# What is being asked
Please reproduce the entire listing exactly.

# Source material
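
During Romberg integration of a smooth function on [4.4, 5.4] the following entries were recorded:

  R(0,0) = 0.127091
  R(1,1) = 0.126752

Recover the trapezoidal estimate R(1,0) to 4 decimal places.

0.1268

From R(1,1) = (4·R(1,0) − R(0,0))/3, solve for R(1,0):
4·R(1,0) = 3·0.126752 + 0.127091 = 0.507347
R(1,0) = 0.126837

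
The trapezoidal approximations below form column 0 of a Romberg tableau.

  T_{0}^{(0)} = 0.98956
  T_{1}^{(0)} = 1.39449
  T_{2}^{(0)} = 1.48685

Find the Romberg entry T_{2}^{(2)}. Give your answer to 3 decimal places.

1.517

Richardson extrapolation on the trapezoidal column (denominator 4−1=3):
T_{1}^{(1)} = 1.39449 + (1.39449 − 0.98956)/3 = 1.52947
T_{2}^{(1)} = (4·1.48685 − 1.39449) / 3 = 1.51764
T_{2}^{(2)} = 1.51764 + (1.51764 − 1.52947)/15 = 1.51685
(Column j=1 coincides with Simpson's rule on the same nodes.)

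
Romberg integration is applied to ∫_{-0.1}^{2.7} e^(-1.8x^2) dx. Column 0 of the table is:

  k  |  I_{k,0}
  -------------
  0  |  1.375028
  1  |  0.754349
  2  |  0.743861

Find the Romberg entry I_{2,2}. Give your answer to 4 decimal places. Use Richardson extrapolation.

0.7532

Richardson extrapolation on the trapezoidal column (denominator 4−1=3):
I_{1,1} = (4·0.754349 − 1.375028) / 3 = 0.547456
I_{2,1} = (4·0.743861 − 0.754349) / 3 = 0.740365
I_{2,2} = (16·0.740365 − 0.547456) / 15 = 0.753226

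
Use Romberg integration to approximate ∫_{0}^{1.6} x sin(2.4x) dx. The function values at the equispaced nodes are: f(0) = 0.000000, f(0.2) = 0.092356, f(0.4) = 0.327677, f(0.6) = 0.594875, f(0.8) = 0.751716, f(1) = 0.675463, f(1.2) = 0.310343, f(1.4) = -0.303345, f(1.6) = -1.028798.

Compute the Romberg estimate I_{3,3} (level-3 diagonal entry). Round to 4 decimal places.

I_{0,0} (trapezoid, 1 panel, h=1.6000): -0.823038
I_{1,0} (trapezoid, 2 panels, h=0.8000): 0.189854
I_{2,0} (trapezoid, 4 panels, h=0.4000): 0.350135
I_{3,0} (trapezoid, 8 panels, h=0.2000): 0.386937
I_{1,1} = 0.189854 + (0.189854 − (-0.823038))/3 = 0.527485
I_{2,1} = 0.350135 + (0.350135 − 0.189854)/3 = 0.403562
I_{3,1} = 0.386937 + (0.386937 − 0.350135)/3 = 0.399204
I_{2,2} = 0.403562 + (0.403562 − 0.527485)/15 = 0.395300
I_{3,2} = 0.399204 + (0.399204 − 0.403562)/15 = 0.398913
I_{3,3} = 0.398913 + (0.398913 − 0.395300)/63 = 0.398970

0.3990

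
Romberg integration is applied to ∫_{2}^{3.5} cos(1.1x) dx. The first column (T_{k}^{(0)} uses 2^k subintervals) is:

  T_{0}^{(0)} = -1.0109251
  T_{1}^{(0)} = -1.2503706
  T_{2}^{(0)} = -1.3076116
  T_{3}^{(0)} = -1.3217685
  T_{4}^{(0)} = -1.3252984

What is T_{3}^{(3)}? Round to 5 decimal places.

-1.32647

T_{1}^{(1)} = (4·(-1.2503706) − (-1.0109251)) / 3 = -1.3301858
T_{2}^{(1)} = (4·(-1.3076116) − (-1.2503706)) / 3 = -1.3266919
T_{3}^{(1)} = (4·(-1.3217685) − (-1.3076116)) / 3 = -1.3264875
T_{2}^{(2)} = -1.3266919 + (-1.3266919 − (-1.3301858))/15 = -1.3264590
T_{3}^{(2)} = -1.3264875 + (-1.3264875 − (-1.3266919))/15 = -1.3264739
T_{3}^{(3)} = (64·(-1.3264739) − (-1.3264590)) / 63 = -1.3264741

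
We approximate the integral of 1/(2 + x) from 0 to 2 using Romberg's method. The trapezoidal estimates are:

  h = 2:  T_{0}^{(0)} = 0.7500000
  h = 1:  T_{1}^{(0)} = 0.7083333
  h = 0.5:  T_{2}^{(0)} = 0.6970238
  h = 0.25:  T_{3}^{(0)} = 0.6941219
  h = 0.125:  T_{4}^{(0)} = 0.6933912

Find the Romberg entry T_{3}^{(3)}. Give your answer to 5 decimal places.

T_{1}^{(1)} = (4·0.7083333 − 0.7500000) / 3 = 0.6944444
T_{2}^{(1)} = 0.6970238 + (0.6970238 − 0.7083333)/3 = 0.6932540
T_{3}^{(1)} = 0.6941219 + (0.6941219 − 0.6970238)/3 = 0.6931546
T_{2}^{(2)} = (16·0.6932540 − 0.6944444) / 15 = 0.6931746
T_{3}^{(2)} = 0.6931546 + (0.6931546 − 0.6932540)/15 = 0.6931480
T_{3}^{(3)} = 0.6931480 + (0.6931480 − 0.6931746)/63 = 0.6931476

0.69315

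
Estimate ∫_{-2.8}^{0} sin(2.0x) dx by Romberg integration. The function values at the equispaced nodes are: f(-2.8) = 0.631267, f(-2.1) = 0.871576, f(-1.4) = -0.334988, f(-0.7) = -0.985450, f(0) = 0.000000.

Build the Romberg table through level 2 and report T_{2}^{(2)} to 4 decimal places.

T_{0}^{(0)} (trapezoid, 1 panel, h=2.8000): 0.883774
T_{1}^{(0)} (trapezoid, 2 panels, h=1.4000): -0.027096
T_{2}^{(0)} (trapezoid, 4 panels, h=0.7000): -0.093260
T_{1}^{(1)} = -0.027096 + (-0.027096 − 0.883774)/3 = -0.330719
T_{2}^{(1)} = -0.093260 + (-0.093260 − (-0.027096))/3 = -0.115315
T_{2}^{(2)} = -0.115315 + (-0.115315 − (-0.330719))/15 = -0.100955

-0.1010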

# Answer below
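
During Romberg integration of a smooth function on [4.4, 5.4] the following entries were recorded:

  R(0,0) = 0.127091
  R(1,1) = 0.126752

Recover the trapezoidal estimate R(1,0) to 4 decimal places.

0.1268

From R(1,1) = (4·R(1,0) − R(0,0))/3, solve for R(1,0):
4·R(1,0) = 3·0.126752 + 0.127091 = 0.507347
R(1,0) = 0.126837

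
The trapezoidal approximations below form column 0 of a Romberg tableau.

  T_{0}^{(0)} = 0.98956
  T_{1}^{(0)} = 1.39449
  T_{2}^{(0)} = 1.48685

Find the Romberg entry T_{2}^{(2)}. Give your answer to 3 decimal places.

1.517

Richardson extrapolation on the trapezoidal column (denominator 4−1=3):
T_{1}^{(1)} = 1.39449 + (1.39449 − 0.98956)/3 = 1.52947
T_{2}^{(1)} = (4·1.48685 − 1.39449) / 3 = 1.51764
T_{2}^{(2)} = 1.51764 + (1.51764 − 1.52947)/15 = 1.51685
(Column j=1 coincides with Simpson's rule on the same nodes.)

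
Romberg integration is applied to ∫_{-0.1}^{2.7} e^(-1.8x^2) dx. Column 0 of the table is:

  k  |  I_{k,0}
  -------------
  0  |  1.375028
  1  |  0.754349
  2  |  0.743861

Find the Romberg entry I_{2,2}. Give your answer to 4 decimal places. Use Richardson extrapolation.

0.7532

Richardson extrapolation on the trapezoidal column (denominator 4−1=3):
I_{1,1} = (4·0.754349 − 1.375028) / 3 = 0.547456
I_{2,1} = (4·0.743861 − 0.754349) / 3 = 0.740365
I_{2,2} = (16·0.740365 − 0.547456) / 15 = 0.753226

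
Use Romberg integration to approximate ∫_{0}^{1.6} x sin(2.4x) dx. The function values at the equispaced nodes are: f(0) = 0.000000, f(0.2) = 0.092356, f(0.4) = 0.327677, f(0.6) = 0.594875, f(0.8) = 0.751716, f(1) = 0.675463, f(1.2) = 0.310343, f(1.4) = -0.303345, f(1.6) = -1.028798.

Compute the Romberg estimate I_{3,3} (level-3 diagonal entry). Round to 4 decimal places.

I_{0,0} (trapezoid, 1 panel, h=1.6000): -0.823038
I_{1,0} (trapezoid, 2 panels, h=0.8000): 0.189854
I_{2,0} (trapezoid, 4 panels, h=0.4000): 0.350135
I_{3,0} (trapezoid, 8 panels, h=0.2000): 0.386937
I_{1,1} = 0.189854 + (0.189854 − (-0.823038))/3 = 0.527485
I_{2,1} = 0.350135 + (0.350135 − 0.189854)/3 = 0.403562
I_{3,1} = 0.386937 + (0.386937 − 0.350135)/3 = 0.399204
I_{2,2} = 0.403562 + (0.403562 − 0.527485)/15 = 0.395300
I_{3,2} = 0.399204 + (0.399204 − 0.403562)/15 = 0.398913
I_{3,3} = 0.398913 + (0.398913 − 0.395300)/63 = 0.398970

0.3990

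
Romberg integration is applied to ∫_{2}^{3.5} cos(1.1x) dx. The first column (T_{k}^{(0)} uses 2^k subintervals) is:

  T_{0}^{(0)} = -1.0109251
  T_{1}^{(0)} = -1.2503706
  T_{2}^{(0)} = -1.3076116
  T_{3}^{(0)} = -1.3217685
  T_{4}^{(0)} = -1.3252984

What is T_{3}^{(3)}? Round to 5 decimal places.

-1.32647

T_{1}^{(1)} = (4·(-1.2503706) − (-1.0109251)) / 3 = -1.3301858
T_{2}^{(1)} = (4·(-1.3076116) − (-1.2503706)) / 3 = -1.3266919
T_{3}^{(1)} = (4·(-1.3217685) − (-1.3076116)) / 3 = -1.3264875
T_{2}^{(2)} = -1.3266919 + (-1.3266919 − (-1.3301858))/15 = -1.3264590
T_{3}^{(2)} = -1.3264875 + (-1.3264875 − (-1.3266919))/15 = -1.3264739
T_{3}^{(3)} = (64·(-1.3264739) − (-1.3264590)) / 63 = -1.3264741

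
We approximate the integral of 1/(2 + x) from 0 to 2 using Romberg's method. The trapezoidal estimates are:

  h = 2:  T_{0}^{(0)} = 0.7500000
  h = 1:  T_{1}^{(0)} = 0.7083333
  h = 0.5:  T_{2}^{(0)} = 0.6970238
  h = 0.25:  T_{3}^{(0)} = 0.6941219
  h = 0.125:  T_{4}^{(0)} = 0.6933912

Find the Romberg entry T_{3}^{(3)}. Give your answer to 5 decimal places.

T_{1}^{(1)} = (4·0.7083333 − 0.7500000) / 3 = 0.6944444
T_{2}^{(1)} = 0.6970238 + (0.6970238 − 0.7083333)/3 = 0.6932540
T_{3}^{(1)} = 0.6941219 + (0.6941219 − 0.6970238)/3 = 0.6931546
T_{2}^{(2)} = (16·0.6932540 − 0.6944444) / 15 = 0.6931746
T_{3}^{(2)} = 0.6931546 + (0.6931546 − 0.6932540)/15 = 0.6931480
T_{3}^{(3)} = 0.6931480 + (0.6931480 − 0.6931746)/63 = 0.6931476

0.69315

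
Estimate ∫_{-2.8}^{0} sin(2.0x) dx by Romberg integration. The function values at the equispaced nodes are: f(-2.8) = 0.631267, f(-2.1) = 0.871576, f(-1.4) = -0.334988, f(-0.7) = -0.985450, f(0) = 0.000000.

Build the Romberg table through level 2 and report T_{2}^{(2)} to 4 decimal places.

T_{0}^{(0)} (trapezoid, 1 panel, h=2.8000): 0.883774
T_{1}^{(0)} (trapezoid, 2 panels, h=1.4000): -0.027096
T_{2}^{(0)} (trapezoid, 4 panels, h=0.7000): -0.093260
T_{1}^{(1)} = -0.027096 + (-0.027096 − 0.883774)/3 = -0.330719
T_{2}^{(1)} = -0.093260 + (-0.093260 − (-0.027096))/3 = -0.115315
T_{2}^{(2)} = -0.115315 + (-0.115315 − (-0.330719))/15 = -0.100955

-0.1010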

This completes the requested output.